[Stored data]
↓↓↓

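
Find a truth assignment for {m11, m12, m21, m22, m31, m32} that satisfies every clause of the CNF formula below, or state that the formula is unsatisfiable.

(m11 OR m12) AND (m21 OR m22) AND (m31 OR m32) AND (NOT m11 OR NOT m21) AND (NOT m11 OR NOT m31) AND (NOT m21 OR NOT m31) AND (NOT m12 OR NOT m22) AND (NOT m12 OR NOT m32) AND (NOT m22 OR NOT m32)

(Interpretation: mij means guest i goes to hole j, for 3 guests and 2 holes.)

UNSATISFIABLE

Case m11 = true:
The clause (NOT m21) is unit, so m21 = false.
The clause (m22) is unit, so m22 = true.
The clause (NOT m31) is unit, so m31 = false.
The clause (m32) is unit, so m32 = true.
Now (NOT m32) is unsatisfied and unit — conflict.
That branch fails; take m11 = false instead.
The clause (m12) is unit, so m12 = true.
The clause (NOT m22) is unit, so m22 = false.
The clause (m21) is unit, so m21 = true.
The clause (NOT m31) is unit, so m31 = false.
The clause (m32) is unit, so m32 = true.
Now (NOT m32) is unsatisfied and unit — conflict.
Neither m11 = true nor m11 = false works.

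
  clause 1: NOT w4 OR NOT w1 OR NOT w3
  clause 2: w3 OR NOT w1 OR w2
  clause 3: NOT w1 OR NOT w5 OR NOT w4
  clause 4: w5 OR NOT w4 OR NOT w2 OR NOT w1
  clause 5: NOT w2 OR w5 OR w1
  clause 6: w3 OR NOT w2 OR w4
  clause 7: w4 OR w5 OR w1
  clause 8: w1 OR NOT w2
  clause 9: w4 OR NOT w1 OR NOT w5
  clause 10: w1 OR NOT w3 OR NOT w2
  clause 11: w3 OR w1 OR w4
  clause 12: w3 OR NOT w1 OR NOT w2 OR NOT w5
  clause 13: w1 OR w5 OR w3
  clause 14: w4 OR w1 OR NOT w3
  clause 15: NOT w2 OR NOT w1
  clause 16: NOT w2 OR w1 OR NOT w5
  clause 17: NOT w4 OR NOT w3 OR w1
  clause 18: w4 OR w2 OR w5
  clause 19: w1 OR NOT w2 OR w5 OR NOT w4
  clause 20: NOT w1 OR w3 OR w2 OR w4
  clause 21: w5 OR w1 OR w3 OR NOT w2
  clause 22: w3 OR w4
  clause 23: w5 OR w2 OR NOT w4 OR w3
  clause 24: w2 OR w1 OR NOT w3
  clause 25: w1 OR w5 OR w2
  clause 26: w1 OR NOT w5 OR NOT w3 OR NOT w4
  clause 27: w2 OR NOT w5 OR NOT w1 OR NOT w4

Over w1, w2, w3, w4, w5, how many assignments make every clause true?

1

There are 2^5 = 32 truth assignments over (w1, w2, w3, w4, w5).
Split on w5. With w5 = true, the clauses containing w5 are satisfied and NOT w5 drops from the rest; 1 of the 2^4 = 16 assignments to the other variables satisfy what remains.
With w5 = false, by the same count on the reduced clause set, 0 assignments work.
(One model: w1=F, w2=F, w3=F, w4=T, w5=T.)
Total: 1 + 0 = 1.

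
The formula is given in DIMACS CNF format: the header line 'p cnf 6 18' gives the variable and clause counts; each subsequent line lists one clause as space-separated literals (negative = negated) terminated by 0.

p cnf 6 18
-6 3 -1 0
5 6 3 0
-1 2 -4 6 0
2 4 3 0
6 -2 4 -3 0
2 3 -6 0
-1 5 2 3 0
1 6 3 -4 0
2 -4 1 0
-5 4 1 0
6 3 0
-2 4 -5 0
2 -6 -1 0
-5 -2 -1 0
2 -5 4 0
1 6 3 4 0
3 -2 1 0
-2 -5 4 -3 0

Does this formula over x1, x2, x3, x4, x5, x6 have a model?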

↑↑↑

Starting at the line that contains "clause 18: w4 OR w2 OR w5" and ending at the last line of the data, repeat each line exactly; include nothing else.

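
  clause 18: w4 OR w2 OR w5
  clause 19: w1 OR NOT w2 OR w5 OR NOT w4
  clause 20: NOT w1 OR w3 OR w2 OR w4
  clause 21: w5 OR w1 OR w3 OR NOT w2
  clause 22: w3 OR w4
  clause 23: w5 OR w2 OR NOT w4 OR w3
  clause 24: w2 OR w1 OR NOT w3
  clause 25: w1 OR w5 OR w2
  clause 26: w1 OR NOT w5 OR NOT w3 OR NOT w4
  clause 27: w2 OR NOT w5 OR NOT w1 OR NOT w4

Over w1, w2, w3, w4, w5, how many assignments make every clause true?

1

There are 2^5 = 32 truth assignments over (w1, w2, w3, w4, w5).
Split on w5. With w5 = true, the clauses containing w5 are satisfied and NOT w5 drops from the rest; 1 of the 2^4 = 16 assignments to the other variables satisfy what remains.
With w5 = false, by the same count on the reduced clause set, 0 assignments work.
(One model: w1=F, w2=F, w3=F, w4=T, w5=T.)
Total: 1 + 0 = 1.

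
The formula is given in DIMACS CNF format: the header line 'p cnf 6 18' gives the variable and clause counts; each subsequent line lists one clause as space-separated literals (negative = negated) terminated by 0.

p cnf 6 18
-6 3 -1 0
5 6 3 0
-1 2 -4 6 0
2 4 3 0
6 -2 4 -3 0
2 3 -6 0
-1 5 2 3 0
1 6 3 -4 0
2 -4 1 0
-5 4 1 0
6 3 0
-2 4 -5 0
2 -6 -1 0
-5 -2 -1 0
2 -5 4 0
1 6 3 4 0
3 -2 1 0
-2 -5 4 -3 0

Does this formula over x1, x2, x3, x4, x5, x6 have a model?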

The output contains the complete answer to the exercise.